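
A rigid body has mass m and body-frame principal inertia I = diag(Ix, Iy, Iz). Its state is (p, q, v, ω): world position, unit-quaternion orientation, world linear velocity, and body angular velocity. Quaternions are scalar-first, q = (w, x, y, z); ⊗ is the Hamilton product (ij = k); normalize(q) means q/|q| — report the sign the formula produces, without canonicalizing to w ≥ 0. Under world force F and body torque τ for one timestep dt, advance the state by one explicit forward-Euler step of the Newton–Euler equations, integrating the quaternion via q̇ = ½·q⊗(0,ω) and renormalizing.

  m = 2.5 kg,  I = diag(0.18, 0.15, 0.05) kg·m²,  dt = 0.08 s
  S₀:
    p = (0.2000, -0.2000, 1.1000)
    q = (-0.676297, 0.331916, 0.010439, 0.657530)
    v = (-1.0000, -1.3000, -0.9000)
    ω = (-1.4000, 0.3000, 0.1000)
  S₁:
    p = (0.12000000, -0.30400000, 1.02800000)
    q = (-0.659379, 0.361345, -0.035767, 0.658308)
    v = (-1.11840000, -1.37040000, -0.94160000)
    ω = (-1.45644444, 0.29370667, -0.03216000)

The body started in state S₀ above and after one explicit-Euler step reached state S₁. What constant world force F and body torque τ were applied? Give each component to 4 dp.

Δv = v₁−v₀ = (-0.11840000, -0.07040000, -0.04160000)
applied force F = (-3.7000, -2.2000, -1.3000)
rate change Δω = (-0.05644444, -0.00629333, -0.13216000)
I·α + gyro = (-0.1300, -0.0300, -0.0700)

F = (-3.7000, -2.2000, -1.3000)
τ = (-0.1300, -0.0300, -0.0700)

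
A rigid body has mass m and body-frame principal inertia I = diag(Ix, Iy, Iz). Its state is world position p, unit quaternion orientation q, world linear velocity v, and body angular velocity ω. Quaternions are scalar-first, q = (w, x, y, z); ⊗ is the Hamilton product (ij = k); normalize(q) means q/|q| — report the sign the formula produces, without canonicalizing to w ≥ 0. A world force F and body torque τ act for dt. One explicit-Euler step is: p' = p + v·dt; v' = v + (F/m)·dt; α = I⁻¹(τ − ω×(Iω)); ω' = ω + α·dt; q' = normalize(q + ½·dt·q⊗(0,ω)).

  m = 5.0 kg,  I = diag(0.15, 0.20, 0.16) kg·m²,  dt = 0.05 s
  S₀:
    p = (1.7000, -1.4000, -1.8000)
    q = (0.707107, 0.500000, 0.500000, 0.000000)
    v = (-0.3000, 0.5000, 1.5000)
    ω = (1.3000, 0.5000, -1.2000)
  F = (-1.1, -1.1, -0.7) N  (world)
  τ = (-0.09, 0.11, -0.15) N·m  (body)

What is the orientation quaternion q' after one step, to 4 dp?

q' = (0.6839, 0.5074, 0.5233, -0.0312)

2q̇ = q⊗(0,ω) = (-0.9000000, 0.3192391, 0.9535535, -1.2485284)
q' = normalize(q + ½dt·q⊗(0,ω)) = (0.6839, 0.5074, 0.5233, -0.0312)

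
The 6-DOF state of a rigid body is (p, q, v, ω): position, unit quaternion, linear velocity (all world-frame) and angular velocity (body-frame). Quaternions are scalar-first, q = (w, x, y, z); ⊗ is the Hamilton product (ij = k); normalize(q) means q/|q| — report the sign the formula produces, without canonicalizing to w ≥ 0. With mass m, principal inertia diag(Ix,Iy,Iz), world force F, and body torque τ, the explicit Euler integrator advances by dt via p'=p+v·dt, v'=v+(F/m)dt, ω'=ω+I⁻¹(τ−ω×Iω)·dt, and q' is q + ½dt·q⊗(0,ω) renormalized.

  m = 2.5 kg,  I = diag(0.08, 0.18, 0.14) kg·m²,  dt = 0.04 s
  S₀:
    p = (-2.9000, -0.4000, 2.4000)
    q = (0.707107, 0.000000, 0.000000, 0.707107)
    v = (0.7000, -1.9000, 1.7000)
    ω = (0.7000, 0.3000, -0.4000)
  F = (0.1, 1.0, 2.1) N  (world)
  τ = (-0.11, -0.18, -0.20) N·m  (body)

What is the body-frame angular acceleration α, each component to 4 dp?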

• PROBLEM TO SOLVE: Would you repeat the records above without any changes?

• TASK ANSWER:
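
A rigid body has mass m and body-frame principal inertia I = diag(Ix, Iy, Iz). Its state is (p, q, v, ω): world position, unit-quaternion orientation, world linear velocity, and body angular velocity. Quaternions are scalar-first, q = (w, x, y, z); ⊗ is the Hamilton product (ij = k); normalize(q) means q/|q| — report the sign the formula produces, without canonicalizing to w ≥ 0. Under world force F and body torque τ for one timestep dt, advance the state by one explicit forward-Euler step of the Newton–Euler equations, integrating the quaternion via q̇ = ½·q⊗(0,ω) and renormalizing.

  m = 2.5 kg,  I = diag(0.18, 0.15, 0.05) kg·m²,  dt = 0.08 s
  S₀:
    p = (0.2000, -0.2000, 1.1000)
    q = (-0.676297, 0.331916, 0.010439, 0.657530)
    v = (-1.0000, -1.3000, -0.9000)
    ω = (-1.4000, 0.3000, 0.1000)
  S₁:
    p = (0.12000000, -0.30400000, 1.02800000)
    q = (-0.659379, 0.361345, -0.035767, 0.658308)
    v = (-1.11840000, -1.37040000, -0.94160000)
    ω = (-1.45644444, 0.29370667, -0.03216000)

The body started in state S₀ above and after one explicit-Euler step reached state S₁. What constant world force F and body torque τ were applied? Give each component to 4 dp.

Δv = v₁−v₀ = (-0.11840000, -0.07040000, -0.04160000)
applied force F = (-3.7000, -2.2000, -1.3000)
rate change Δω = (-0.05644444, -0.00629333, -0.13216000)
I·α + gyro = (-0.1300, -0.0300, -0.0700)

F = (-3.7000, -2.2000, -1.3000)
τ = (-0.1300, -0.0300, -0.0700)

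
A rigid body has mass m and body-frame principal inertia I = diag(Ix, Iy, Iz). Its state is world position p, unit quaternion orientation q, world linear velocity v, and body angular velocity ω. Quaternions are scalar-first, q = (w, x, y, z); ⊗ is the Hamilton product (ij = k); normalize(q) means q/|q| — report the sign the formula produces, without canonicalizing to w ≥ 0. A world force F and body torque τ act for dt. One explicit-Euler step is: p' = p + v·dt; v' = v + (F/m)·dt; α = I⁻¹(τ − ω×(Iω)); ω' = ω + α·dt; q' = normalize(q + ½·dt·q⊗(0,ω)).

  m = 5.0 kg,  I = diag(0.15, 0.20, 0.16) kg·m²,  dt = 0.05 s
  S₀:
    p = (1.7000, -1.4000, -1.8000)
    q = (0.707107, 0.500000, 0.500000, 0.000000)
    v = (-0.3000, 0.5000, 1.5000)
    ω = (1.3000, 0.5000, -1.2000)
  F = (-1.1, -1.1, -0.7) N  (world)
  τ = (-0.09, 0.11, -0.15) N·m  (body)

What is the orientation quaternion q' after one step, to 4 dp?

q' = (0.6839, 0.5074, 0.5233, -0.0312)

2q̇ = q⊗(0,ω) = (-0.9000000, 0.3192391, 0.9535535, -1.2485284)
q' = normalize(q + ½dt·q⊗(0,ω)) = (0.6839, 0.5074, 0.5233, -0.0312)

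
The 6-DOF state of a rigid body is (p, q, v, ω): position, unit quaternion, linear velocity (all world-frame) and angular velocity (body-frame). Quaternions are scalar-first, q = (w, x, y, z); ⊗ is the Hamilton product (ij = k); normalize(q) means q/|q| — report the sign the formula produces, without canonicalizing to w ≥ 0. With mass m, principal inertia diag(Ix,Iy,Iz), world force F, and body torque τ, the explicit Euler integrator advances by dt via p'=p+v·dt, v'=v+(F/m)dt, ω'=ω+I⁻¹(τ−ω×Iω)·dt, and q' is q + ½dt·q⊗(0,ω) renormalized.

  m = 2.5 kg,  I = diag(0.08, 0.18, 0.14) kg·m²,  dt = 0.04 s
  S₀:
    p = (-2.9000, -0.4000, 2.4000)
    q = (0.707107, 0.000000, 0.000000, 0.707107)
    v = (0.7000, -1.9000, 1.7000)
    ω = (0.7000, 0.3000, -0.4000)
  F = (0.1, 1.0, 2.1) N  (world)
  τ = (-0.11, -0.18, -0.20) N·m  (body)

What is the body-frame angular acceleration α, each component to 4 dp?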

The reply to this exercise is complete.